▶ _Information given_:
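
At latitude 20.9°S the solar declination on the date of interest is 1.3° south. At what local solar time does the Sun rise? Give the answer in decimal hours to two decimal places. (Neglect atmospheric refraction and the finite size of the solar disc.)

5.97 h

cos H_s = −tan(-20.9°) · tan(-1.3°) = -0.0087, so H_s = arccos(-0.0087) = 90.50°.
Sunrise is at 12 − H_s/15 = 12 − 6.033 = 5.967 h local solar time.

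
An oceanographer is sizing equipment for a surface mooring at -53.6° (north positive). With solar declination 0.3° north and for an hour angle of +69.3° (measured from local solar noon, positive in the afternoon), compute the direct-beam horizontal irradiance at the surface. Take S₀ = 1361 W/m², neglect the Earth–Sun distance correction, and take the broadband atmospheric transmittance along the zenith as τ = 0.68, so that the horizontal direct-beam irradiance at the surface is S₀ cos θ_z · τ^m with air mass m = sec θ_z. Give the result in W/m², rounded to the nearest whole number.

With φ = -53.6°, δ = 0.3°, H = 69.30°: sin φ sin δ = -0.0042, cos φ cos δ cos H = 0.2098, so cos θ_z = 0.2056.
Air mass m = 1/cos θ_z = 1/0.2056 = 4.864; τ^m = 0.68^4.864 = 0.1532.
Surface direct beam = 1361 × 0.2056 × 0.1532 = 42.87 W/m².

43 W/m²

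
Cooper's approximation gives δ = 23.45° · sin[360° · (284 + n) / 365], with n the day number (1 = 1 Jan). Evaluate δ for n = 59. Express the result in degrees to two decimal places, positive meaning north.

360 × (284 + 59) / 365 = 338.301°; sin(338.301°) = -0.3697.
δ = 23.45 × -0.3697 = -8.669° ≈ -8.67°.

-8.67°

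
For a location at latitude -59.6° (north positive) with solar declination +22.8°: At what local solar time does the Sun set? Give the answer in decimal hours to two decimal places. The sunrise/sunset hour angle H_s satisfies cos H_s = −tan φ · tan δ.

14.95 h

−tan φ tan δ = −(-1.7045)(0.4204) = 0.7166; H_s = arccos(0.7166) = 44.23°.
Sunset is at 12 + H_s/15 = 12 + 2.949 = 14.949 h local solar time.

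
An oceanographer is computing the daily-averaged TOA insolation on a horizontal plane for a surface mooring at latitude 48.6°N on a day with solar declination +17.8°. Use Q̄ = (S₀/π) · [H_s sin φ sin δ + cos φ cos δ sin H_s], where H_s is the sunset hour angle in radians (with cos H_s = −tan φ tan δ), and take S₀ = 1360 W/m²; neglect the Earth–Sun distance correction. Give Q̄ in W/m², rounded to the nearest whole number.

−tan φ tan δ = −(1.1343)(0.3211) = -0.3642; H_s = arccos(-0.3642) = 111.36°. In radians, H_s = 1.9436.
H_s sin φ sin δ = 1.9436 × 0.7501 × 0.3057 = 0.4457.
cos φ cos δ sin H_s = 0.6613 × 0.9521 × 0.9313 = 0.5864.
Q̄ = (1360/π) × (0.4457 + 0.5864) = 432.90 × 1.0321 = 446.80 W/m².

447 W/m²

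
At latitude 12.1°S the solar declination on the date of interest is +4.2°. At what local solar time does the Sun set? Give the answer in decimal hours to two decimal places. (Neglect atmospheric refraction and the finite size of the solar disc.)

17.94 h

−tan φ tan δ = −(-0.2144)(0.0734) = 0.0157; H_s = arccos(0.0157) = 89.10°.
Sunset is at 12 + H_s/15 = 12 + 5.940 = 17.940 h local solar time.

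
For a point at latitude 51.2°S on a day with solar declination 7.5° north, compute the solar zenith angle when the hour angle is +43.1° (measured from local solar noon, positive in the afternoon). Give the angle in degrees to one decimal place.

cos θ_z = sin φ sin δ + cos φ cos δ cos H = (-0.7793)(0.1305) + (0.6266)(0.9914)(0.7302) = 0.3519.
θ_z = arccos(0.3519) = 69.40°.

69.4°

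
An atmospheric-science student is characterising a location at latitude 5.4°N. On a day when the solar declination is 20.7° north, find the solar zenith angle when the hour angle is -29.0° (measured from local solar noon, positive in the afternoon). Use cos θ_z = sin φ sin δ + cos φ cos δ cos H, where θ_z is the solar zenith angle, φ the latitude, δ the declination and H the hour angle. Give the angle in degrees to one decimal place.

32.0°

cos θ_z = sin(5.4°) sin(20.7°) + cos(5.4°) cos(20.7°) cos(-29.00°) = 0.0333 + 0.8145 = 0.8478.
θ_z = arccos(0.8478) = 32.03°.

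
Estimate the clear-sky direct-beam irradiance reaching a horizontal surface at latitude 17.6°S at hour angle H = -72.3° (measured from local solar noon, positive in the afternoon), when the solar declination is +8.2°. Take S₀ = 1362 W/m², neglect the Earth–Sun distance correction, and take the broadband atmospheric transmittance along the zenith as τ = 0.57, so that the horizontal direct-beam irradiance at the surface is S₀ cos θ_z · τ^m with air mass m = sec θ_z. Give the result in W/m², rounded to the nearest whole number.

cos θ_z = sin φ sin δ + cos φ cos δ cos H = (-0.3024)(0.1426) + (0.9532)(0.9898)(0.3040) = 0.2437.
Air mass m = 1/cos θ_z = 1/0.2437 = 4.103; τ^m = 0.57^4.103 = 0.0996.
Surface direct beam = 1362 × 0.2437 × 0.0996 = 33.06 W/m².

33 W/m²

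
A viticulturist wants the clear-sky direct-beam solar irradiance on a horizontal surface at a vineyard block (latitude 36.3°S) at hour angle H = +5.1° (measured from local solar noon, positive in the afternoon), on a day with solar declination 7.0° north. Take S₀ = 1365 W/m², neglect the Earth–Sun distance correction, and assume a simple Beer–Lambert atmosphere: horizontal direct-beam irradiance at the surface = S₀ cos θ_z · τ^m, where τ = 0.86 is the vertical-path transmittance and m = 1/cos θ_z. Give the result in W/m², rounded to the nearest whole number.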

▶ _Exercise_:
Transcribe the entire listing above exactly as written.

▶ _Solution for this task_:
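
At latitude 20.9°S the solar declination on the date of interest is 1.3° south. At what local solar time does the Sun rise? Give the answer in decimal hours to two decimal places. (Neglect atmospheric refraction and the finite size of the solar disc.)

5.97 h

cos H_s = −tan(-20.9°) · tan(-1.3°) = -0.0087, so H_s = arccos(-0.0087) = 90.50°.
Sunrise is at 12 − H_s/15 = 12 − 6.033 = 5.967 h local solar time.

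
An oceanographer is sizing equipment for a surface mooring at -53.6° (north positive). With solar declination 0.3° north and for an hour angle of +69.3° (measured from local solar noon, positive in the afternoon), compute the direct-beam horizontal irradiance at the surface. Take S₀ = 1361 W/m², neglect the Earth–Sun distance correction, and take the broadband atmospheric transmittance along the zenith as τ = 0.68, so that the horizontal direct-beam irradiance at the surface is S₀ cos θ_z · τ^m with air mass m = sec θ_z. Give the result in W/m², rounded to the nearest whole number.

With φ = -53.6°, δ = 0.3°, H = 69.30°: sin φ sin δ = -0.0042, cos φ cos δ cos H = 0.2098, so cos θ_z = 0.2056.
Air mass m = 1/cos θ_z = 1/0.2056 = 4.864; τ^m = 0.68^4.864 = 0.1532.
Surface direct beam = 1361 × 0.2056 × 0.1532 = 42.87 W/m².

43 W/m²

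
Cooper's approximation gives δ = 23.45° · sin[360° · (284 + n) / 365], with n the day number (1 = 1 Jan). Evaluate δ for n = 59. Express the result in degrees to two decimal places, positive meaning north.

360 × (284 + 59) / 365 = 338.301°; sin(338.301°) = -0.3697.
δ = 23.45 × -0.3697 = -8.669° ≈ -8.67°.

-8.67°

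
For a location at latitude -59.6° (north positive) with solar declination +22.8°: At what local solar time does the Sun set? Give the answer in decimal hours to two decimal places. The sunrise/sunset hour angle H_s satisfies cos H_s = −tan φ · tan δ.

14.95 h

−tan φ tan δ = −(-1.7045)(0.4204) = 0.7166; H_s = arccos(0.7166) = 44.23°.
Sunset is at 12 + H_s/15 = 12 + 2.949 = 14.949 h local solar time.

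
An oceanographer is computing the daily-averaged TOA insolation on a horizontal plane for a surface mooring at latitude 48.6°N on a day with solar declination +17.8°. Use Q̄ = (S₀/π) · [H_s sin φ sin δ + cos φ cos δ sin H_s], where H_s is the sunset hour angle in radians (with cos H_s = −tan φ tan δ), and take S₀ = 1360 W/m²; neglect the Earth–Sun distance correction. Give Q̄ in W/m², rounded to the nearest whole number.

−tan φ tan δ = −(1.1343)(0.3211) = -0.3642; H_s = arccos(-0.3642) = 111.36°. In radians, H_s = 1.9436.
H_s sin φ sin δ = 1.9436 × 0.7501 × 0.3057 = 0.4457.
cos φ cos δ sin H_s = 0.6613 × 0.9521 × 0.9313 = 0.5864.
Q̄ = (1360/π) × (0.4457 + 0.5864) = 432.90 × 1.0321 = 446.80 W/m².

447 W/m²

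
At latitude 12.1°S the solar declination on the date of interest is +4.2°. At what local solar time does the Sun set? Give the answer in decimal hours to two decimal places. (Neglect atmospheric refraction and the finite size of the solar disc.)

17.94 h

−tan φ tan δ = −(-0.2144)(0.0734) = 0.0157; H_s = arccos(0.0157) = 89.10°.
Sunset is at 12 + H_s/15 = 12 + 5.940 = 17.940 h local solar time.

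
For a point at latitude 51.2°S on a day with solar declination 7.5° north, compute the solar zenith angle when the hour angle is +43.1° (measured from local solar noon, positive in the afternoon). Give the angle in degrees to one decimal place.

cos θ_z = sin φ sin δ + cos φ cos δ cos H = (-0.7793)(0.1305) + (0.6266)(0.9914)(0.7302) = 0.3519.
θ_z = arccos(0.3519) = 69.40°.

69.4°

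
An atmospheric-science student is characterising a location at latitude 5.4°N. On a day when the solar declination is 20.7° north, find the solar zenith angle when the hour angle is -29.0° (measured from local solar noon, positive in the afternoon). Use cos θ_z = sin φ sin δ + cos φ cos δ cos H, where θ_z is the solar zenith angle, φ the latitude, δ the declination and H the hour angle. Give the angle in degrees to one decimal place.

32.0°

cos θ_z = sin(5.4°) sin(20.7°) + cos(5.4°) cos(20.7°) cos(-29.00°) = 0.0333 + 0.8145 = 0.8478.
θ_z = arccos(0.8478) = 32.03°.

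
Estimate the clear-sky direct-beam irradiance reaching a horizontal surface at latitude 17.6°S at hour angle H = -72.3° (measured from local solar noon, positive in the afternoon), when the solar declination is +8.2°. Take S₀ = 1362 W/m², neglect the Earth–Sun distance correction, and take the broadband atmospheric transmittance along the zenith as τ = 0.57, so that the horizontal direct-beam irradiance at the surface is S₀ cos θ_z · τ^m with air mass m = sec θ_z. Give the result in W/m², rounded to the nearest whole number.

cos θ_z = sin φ sin δ + cos φ cos δ cos H = (-0.3024)(0.1426) + (0.9532)(0.9898)(0.3040) = 0.2437.
Air mass m = 1/cos θ_z = 1/0.2437 = 4.103; τ^m = 0.57^4.103 = 0.0996.
Surface direct beam = 1362 × 0.2437 × 0.0996 = 33.06 W/m².

33 W/m²

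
A viticulturist wants the clear-sky direct-beam solar irradiance on a horizontal surface at a vineyard block (latitude 36.3°S) at hour angle H = +5.1° (measured from local solar noon, positive in the afternoon), on a day with solar declination 7.0° north. Take S₀ = 1365 W/m², neglect the Earth–Sun distance correction, and assume a simple Beer–Lambert atmosphere: horizontal direct-beam irradiance at the surface = S₀ cos θ_z · τ^m, where τ = 0.86 is the vertical-path transmittance and m = 1/cos θ_z. Give the result in W/m², rounded to the nearest whole number.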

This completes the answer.